# Brief
Copy every line in the records below that contains the word "over".

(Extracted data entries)
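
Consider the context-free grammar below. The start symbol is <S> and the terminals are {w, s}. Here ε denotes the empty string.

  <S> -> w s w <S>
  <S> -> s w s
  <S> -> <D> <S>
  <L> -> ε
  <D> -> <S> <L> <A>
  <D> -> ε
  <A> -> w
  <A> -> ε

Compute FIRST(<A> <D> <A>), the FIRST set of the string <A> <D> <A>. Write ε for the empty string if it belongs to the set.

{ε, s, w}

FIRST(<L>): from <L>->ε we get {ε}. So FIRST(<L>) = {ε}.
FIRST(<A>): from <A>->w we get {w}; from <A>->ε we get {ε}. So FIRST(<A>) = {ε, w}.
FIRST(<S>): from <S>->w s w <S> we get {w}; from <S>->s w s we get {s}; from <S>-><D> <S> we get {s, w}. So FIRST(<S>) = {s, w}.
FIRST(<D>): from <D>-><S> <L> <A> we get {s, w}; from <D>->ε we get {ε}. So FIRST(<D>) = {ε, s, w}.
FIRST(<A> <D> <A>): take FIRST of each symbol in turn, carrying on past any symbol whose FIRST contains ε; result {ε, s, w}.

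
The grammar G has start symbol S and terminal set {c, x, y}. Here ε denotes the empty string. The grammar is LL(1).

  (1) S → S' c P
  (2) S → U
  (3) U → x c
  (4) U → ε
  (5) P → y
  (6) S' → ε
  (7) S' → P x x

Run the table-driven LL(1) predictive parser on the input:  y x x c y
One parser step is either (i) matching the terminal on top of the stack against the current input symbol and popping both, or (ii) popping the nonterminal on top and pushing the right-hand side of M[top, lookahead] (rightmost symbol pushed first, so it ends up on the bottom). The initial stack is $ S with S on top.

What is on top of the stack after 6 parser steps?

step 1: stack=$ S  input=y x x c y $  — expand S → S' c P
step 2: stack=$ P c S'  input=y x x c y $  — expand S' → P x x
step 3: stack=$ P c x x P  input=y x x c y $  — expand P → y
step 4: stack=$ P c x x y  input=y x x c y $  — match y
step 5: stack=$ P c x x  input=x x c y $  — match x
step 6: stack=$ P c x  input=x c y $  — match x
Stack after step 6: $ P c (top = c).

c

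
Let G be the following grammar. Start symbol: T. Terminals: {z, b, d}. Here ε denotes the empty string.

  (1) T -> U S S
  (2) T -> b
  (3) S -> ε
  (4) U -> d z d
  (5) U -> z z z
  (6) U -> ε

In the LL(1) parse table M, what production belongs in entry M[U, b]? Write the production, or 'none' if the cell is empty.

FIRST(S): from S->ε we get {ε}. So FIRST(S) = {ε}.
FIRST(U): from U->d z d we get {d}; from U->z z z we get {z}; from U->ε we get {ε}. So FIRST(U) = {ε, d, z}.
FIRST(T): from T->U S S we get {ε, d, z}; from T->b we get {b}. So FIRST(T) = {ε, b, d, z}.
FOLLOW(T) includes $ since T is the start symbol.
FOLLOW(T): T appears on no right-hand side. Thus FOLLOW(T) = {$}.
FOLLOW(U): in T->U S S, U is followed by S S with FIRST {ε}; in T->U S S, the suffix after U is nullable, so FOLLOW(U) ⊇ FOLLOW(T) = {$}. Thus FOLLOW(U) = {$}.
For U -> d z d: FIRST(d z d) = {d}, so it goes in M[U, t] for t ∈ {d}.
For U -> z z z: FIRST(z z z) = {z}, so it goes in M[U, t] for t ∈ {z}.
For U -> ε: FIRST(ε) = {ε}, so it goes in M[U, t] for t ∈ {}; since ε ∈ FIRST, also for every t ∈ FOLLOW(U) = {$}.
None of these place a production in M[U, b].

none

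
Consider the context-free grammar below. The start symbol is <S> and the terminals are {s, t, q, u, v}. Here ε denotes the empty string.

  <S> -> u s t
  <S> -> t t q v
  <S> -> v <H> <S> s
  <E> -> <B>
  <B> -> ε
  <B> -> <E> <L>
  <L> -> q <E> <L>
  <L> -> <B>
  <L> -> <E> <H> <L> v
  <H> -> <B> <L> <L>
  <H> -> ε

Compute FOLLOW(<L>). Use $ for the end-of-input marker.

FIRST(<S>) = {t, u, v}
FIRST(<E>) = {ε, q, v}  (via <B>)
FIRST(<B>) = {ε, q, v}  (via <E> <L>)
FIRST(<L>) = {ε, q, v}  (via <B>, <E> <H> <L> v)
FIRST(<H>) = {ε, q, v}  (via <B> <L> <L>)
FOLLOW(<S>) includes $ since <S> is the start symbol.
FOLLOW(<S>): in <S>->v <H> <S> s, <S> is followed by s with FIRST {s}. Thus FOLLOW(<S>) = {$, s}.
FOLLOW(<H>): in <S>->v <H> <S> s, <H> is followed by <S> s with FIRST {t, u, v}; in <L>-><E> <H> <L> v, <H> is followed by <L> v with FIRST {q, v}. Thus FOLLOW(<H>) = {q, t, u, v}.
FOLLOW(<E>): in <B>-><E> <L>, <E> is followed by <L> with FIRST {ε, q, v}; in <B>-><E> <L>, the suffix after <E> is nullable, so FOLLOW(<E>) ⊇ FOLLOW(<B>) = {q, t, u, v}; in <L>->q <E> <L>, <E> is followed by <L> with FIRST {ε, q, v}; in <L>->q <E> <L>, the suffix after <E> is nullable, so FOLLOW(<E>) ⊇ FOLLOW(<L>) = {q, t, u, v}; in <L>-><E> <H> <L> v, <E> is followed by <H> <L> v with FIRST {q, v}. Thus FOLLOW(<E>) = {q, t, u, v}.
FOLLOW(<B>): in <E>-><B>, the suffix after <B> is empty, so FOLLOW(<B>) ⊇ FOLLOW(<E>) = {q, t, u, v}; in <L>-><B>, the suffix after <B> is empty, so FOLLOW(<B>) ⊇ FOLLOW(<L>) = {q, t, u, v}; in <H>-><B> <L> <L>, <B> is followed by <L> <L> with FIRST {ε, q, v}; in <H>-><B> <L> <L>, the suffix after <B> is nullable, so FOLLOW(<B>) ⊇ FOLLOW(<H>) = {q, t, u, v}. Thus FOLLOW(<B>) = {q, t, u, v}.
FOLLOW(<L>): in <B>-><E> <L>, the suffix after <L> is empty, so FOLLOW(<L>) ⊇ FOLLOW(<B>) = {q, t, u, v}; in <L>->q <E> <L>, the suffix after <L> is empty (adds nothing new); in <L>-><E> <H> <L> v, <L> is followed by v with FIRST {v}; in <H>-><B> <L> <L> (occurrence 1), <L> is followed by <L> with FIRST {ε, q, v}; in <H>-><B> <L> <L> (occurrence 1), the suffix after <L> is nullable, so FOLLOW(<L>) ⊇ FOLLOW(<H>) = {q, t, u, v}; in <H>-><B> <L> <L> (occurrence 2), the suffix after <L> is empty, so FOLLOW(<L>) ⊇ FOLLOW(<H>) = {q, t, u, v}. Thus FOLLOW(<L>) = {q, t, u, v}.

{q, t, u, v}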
---
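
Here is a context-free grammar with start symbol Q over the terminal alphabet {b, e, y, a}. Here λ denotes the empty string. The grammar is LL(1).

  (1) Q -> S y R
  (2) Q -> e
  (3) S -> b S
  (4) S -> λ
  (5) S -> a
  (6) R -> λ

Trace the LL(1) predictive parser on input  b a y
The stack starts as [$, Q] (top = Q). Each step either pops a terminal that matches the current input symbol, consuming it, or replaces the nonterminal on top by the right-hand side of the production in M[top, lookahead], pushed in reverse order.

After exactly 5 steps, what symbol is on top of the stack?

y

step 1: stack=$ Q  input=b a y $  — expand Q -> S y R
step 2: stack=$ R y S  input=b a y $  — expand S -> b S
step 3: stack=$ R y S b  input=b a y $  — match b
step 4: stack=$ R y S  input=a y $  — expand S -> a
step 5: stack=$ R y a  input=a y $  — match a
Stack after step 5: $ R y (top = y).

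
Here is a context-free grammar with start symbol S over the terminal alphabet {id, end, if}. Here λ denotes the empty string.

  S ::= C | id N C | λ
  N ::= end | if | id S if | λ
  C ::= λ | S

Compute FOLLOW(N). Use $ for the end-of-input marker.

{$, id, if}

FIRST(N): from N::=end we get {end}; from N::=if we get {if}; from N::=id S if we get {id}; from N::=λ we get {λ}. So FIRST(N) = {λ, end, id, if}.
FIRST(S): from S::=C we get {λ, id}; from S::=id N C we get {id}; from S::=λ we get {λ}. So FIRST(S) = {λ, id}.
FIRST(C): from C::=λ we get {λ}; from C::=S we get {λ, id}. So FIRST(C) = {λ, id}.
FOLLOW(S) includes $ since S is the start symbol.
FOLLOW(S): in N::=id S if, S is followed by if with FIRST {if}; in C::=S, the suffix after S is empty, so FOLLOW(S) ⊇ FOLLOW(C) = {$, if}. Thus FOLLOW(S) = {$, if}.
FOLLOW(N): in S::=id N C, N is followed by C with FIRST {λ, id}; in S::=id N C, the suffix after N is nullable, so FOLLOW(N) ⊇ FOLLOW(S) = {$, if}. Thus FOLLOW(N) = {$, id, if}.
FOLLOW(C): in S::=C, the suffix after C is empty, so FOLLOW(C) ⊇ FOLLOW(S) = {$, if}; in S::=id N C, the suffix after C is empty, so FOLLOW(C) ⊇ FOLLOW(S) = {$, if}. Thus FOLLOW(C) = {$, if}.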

# Solved exercise
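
Here is a context-free grammar with start symbol Q over the terminal alphabet {b, e, y, a}. Here λ denotes the empty string. The grammar is LL(1).
Here is a context-free grammar with start symbol S over the terminal alphabet {id, end, if}. Here λ denotes the empty string.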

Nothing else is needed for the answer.